▸ **Task to carry out**: Review the material line by line. Identify and copy every line that contains the string "starting".
....
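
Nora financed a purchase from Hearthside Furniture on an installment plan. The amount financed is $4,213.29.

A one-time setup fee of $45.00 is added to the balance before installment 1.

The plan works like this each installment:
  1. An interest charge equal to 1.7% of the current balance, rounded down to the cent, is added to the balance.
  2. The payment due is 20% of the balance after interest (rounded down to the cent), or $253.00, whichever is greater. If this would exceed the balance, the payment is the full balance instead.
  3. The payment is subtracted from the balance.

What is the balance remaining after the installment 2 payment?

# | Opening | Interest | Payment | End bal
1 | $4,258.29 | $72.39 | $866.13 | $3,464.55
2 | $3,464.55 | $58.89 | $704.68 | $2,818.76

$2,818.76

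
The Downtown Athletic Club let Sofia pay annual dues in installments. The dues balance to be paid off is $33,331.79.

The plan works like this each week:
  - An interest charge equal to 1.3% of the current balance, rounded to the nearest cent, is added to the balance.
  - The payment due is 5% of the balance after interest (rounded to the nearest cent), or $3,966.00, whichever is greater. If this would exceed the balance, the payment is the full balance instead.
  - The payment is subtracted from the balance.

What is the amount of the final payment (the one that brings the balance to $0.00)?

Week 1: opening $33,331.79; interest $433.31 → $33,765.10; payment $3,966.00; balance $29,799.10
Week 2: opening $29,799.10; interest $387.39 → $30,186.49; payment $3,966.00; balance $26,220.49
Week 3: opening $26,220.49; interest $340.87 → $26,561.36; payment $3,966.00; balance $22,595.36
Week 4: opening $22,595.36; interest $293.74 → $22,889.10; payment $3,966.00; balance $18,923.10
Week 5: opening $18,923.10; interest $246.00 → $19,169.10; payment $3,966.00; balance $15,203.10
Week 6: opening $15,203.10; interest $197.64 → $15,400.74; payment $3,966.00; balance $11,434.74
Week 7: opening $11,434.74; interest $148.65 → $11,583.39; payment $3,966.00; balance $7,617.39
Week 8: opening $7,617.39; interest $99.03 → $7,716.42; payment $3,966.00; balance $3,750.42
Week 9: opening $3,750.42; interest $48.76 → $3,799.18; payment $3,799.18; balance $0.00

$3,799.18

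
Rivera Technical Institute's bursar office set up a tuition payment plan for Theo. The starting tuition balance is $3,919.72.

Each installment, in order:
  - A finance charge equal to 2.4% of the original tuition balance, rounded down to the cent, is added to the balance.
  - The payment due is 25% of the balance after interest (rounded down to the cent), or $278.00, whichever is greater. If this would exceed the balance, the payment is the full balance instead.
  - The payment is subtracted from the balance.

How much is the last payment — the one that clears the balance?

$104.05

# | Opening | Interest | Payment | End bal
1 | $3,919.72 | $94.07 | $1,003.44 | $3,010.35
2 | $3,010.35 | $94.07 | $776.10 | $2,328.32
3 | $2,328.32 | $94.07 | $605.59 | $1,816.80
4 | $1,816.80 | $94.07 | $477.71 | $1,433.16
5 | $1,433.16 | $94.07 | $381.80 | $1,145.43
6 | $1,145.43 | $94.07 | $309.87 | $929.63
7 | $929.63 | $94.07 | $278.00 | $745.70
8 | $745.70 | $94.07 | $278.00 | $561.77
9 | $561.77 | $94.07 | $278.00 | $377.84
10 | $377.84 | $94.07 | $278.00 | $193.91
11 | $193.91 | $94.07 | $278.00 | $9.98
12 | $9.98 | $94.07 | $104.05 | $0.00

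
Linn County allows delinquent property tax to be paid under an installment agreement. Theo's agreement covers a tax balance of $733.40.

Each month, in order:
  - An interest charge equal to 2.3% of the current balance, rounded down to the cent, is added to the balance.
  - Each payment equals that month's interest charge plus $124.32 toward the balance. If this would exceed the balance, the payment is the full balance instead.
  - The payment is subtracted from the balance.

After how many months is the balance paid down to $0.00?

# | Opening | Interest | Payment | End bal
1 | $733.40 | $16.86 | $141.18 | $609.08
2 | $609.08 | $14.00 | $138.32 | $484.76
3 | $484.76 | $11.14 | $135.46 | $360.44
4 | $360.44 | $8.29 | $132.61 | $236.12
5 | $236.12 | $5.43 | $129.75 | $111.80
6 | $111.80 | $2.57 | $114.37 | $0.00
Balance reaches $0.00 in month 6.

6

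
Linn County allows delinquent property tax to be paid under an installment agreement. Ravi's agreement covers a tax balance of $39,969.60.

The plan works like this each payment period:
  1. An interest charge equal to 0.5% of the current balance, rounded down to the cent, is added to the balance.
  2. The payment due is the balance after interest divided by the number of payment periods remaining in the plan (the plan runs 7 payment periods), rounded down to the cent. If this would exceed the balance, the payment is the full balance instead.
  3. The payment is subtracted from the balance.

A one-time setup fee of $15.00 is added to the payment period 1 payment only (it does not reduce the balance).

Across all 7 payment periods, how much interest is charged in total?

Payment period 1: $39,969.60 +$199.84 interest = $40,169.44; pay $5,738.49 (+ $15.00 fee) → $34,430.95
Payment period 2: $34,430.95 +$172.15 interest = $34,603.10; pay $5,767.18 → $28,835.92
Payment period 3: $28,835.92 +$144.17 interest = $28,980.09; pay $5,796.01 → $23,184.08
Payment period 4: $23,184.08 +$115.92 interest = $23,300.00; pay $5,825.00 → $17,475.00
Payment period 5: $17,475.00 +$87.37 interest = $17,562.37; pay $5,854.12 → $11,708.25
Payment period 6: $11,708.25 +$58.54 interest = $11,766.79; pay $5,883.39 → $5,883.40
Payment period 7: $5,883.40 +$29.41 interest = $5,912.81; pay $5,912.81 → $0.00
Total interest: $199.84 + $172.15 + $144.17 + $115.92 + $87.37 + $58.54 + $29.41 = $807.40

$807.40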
....
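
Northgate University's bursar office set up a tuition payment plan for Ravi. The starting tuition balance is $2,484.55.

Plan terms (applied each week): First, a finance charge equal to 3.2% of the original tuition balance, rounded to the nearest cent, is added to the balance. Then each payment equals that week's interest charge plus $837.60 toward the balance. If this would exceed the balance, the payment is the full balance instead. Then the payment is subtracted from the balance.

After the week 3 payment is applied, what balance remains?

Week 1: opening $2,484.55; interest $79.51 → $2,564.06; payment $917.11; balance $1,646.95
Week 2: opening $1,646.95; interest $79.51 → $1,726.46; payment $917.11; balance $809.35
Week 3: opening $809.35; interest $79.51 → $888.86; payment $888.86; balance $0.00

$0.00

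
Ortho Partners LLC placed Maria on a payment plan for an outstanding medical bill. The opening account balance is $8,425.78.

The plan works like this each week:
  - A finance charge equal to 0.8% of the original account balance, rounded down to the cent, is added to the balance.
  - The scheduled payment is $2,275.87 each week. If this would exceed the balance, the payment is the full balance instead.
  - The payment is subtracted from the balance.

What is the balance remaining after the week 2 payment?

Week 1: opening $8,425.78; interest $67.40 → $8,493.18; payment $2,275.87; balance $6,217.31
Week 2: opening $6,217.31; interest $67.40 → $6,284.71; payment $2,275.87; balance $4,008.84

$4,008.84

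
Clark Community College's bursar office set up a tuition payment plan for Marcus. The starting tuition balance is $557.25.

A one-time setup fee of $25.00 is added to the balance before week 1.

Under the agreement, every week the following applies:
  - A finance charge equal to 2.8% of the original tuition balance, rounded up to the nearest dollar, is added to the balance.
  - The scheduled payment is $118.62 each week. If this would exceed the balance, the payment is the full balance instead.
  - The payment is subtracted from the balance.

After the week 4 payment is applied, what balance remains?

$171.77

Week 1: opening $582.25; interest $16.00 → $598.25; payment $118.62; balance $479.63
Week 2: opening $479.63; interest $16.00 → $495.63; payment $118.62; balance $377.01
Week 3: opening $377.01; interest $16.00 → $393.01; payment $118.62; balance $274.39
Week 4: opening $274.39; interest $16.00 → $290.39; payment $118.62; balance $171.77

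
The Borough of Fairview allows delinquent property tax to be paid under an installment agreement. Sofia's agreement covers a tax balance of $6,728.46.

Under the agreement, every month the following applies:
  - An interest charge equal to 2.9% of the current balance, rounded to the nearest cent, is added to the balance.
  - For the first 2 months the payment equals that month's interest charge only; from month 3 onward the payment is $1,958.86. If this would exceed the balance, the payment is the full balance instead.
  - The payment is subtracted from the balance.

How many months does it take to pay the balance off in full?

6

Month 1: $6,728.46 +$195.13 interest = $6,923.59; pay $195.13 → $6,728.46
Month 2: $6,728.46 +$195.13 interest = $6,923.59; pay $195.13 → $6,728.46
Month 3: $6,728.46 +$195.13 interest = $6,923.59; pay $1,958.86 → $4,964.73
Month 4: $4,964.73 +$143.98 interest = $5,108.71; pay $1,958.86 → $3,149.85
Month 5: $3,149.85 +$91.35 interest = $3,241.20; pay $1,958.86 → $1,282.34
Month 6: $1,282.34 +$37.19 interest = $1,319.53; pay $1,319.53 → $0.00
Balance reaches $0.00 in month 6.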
....
▸ **Response below**:
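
Rivera Technical Institute's bursar office set up a tuition payment plan for Theo. The starting tuition balance is $3,919.72.
Northgate University's bursar office set up a tuition payment plan for Ravi. The starting tuition balance is $2,484.55.
Clark Community College's bursar office set up a tuition payment plan for Marcus. The starting tuition balance is $557.25.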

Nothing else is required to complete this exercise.